### Information given
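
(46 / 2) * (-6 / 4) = -69 / 2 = -34.50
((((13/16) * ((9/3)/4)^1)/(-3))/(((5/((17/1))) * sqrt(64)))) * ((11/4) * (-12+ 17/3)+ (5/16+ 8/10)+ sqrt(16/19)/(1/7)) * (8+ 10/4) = 6053411/409600 -32487 * sqrt(19)/24320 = 8.96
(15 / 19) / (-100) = -3 / 380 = -0.01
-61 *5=-305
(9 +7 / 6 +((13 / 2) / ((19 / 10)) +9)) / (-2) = -11.29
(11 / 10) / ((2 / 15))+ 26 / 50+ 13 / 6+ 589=179981 / 300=599.94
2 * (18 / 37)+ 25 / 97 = 4417 / 3589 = 1.23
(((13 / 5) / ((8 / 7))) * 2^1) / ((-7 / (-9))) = 117 / 20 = 5.85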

### What is being asked
The answer should be the full listing, repeated without any change.

### Solution
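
(46 / 2) * (-6 / 4) = -69 / 2 = -34.50
((((13/16) * ((9/3)/4)^1)/(-3))/(((5/((17/1))) * sqrt(64)))) * ((11/4) * (-12+ 17/3)+ (5/16+ 8/10)+ sqrt(16/19)/(1/7)) * (8+ 10/4) = 6053411/409600 -32487 * sqrt(19)/24320 = 8.96
(15 / 19) / (-100) = -3 / 380 = -0.01
-61 *5=-305
(9 +7 / 6 +((13 / 2) / ((19 / 10)) +9)) / (-2) = -11.29
(11 / 10) / ((2 / 15))+ 26 / 50+ 13 / 6+ 589=179981 / 300=599.94
2 * (18 / 37)+ 25 / 97 = 4417 / 3589 = 1.23
(((13 / 5) / ((8 / 7))) * 2^1) / ((-7 / (-9))) = 117 / 20 = 5.85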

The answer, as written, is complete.